### Requirement
The task here is to set down every line of the listing exactly.
[[ Dataset open ]]
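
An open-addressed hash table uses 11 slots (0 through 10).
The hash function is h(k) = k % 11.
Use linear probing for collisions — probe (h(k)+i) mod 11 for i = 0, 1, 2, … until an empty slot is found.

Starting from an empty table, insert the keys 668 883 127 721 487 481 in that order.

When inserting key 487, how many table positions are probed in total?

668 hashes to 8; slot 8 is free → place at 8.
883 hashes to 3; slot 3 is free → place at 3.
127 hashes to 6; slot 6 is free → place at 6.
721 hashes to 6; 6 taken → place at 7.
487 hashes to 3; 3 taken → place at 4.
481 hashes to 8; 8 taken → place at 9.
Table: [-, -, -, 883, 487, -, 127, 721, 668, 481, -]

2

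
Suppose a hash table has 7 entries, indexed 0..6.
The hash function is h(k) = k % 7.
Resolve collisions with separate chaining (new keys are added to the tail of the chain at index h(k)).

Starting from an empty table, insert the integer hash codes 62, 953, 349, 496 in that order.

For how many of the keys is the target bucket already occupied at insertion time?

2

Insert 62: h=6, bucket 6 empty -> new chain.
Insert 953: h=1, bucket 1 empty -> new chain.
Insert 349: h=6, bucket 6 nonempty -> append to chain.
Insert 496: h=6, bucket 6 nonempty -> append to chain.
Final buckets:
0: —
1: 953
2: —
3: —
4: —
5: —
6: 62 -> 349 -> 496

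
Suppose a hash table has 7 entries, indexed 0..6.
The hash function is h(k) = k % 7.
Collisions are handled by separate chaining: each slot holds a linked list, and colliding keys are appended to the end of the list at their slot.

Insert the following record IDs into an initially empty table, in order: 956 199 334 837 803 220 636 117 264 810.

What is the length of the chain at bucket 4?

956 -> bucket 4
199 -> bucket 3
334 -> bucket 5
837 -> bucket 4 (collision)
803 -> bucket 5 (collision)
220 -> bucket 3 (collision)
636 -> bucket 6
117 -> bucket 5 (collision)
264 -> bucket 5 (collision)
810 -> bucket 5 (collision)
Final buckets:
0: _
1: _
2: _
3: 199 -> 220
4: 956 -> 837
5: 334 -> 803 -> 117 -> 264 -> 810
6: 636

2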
[[ Dataset closed ]]
### Solution for this problem
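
An open-addressed hash table uses 11 slots (0 through 10).
The hash function is h(k) = k % 11.
Use linear probing for collisions — probe (h(k)+i) mod 11 for i = 0, 1, 2, … until an empty slot is found.

Starting from an empty table, insert the keys 668 883 127 721 487 481 in that order.

When inserting key 487, how many table positions are probed in total?

668 hashes to 8; slot 8 is free → place at 8.
883 hashes to 3; slot 3 is free → place at 3.
127 hashes to 6; slot 6 is free → place at 6.
721 hashes to 6; 6 taken → place at 7.
487 hashes to 3; 3 taken → place at 4.
481 hashes to 8; 8 taken → place at 9.
Table: [-, -, -, 883, 487, -, 127, 721, 668, 481, -]

2

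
Suppose a hash table has 7 entries, indexed 0..6.
The hash function is h(k) = k % 7.
Resolve collisions with separate chaining (new keys are added to the tail of the chain at index h(k)).

Starting from an empty table, insert the integer hash codes 62, 953, 349, 496 in that order.

For how many of the keys is the target bucket already occupied at insertion time?

2

Insert 62: h=6, bucket 6 empty -> new chain.
Insert 953: h=1, bucket 1 empty -> new chain.
Insert 349: h=6, bucket 6 nonempty -> append to chain.
Insert 496: h=6, bucket 6 nonempty -> append to chain.
Final buckets:
0: —
1: 953
2: —
3: —
4: —
5: —
6: 62 -> 349 -> 496

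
Suppose a hash table has 7 entries, indexed 0..6.
The hash function is h(k) = k % 7.
Collisions are handled by separate chaining: each slot holds a linked list, and colliding keys are appended to the end of the list at their slot.

Insert the following record IDs into an initially empty table, in order: 956 199 334 837 803 220 636 117 264 810.

What is the length of the chain at bucket 4?

956 -> bucket 4
199 -> bucket 3
334 -> bucket 5
837 -> bucket 4 (collision)
803 -> bucket 5 (collision)
220 -> bucket 3 (collision)
636 -> bucket 6
117 -> bucket 5 (collision)
264 -> bucket 5 (collision)
810 -> bucket 5 (collision)
Final buckets:
0: _
1: _
2: _
3: 199 -> 220
4: 956 -> 837
5: 334 -> 803 -> 117 -> 264 -> 810
6: 636

2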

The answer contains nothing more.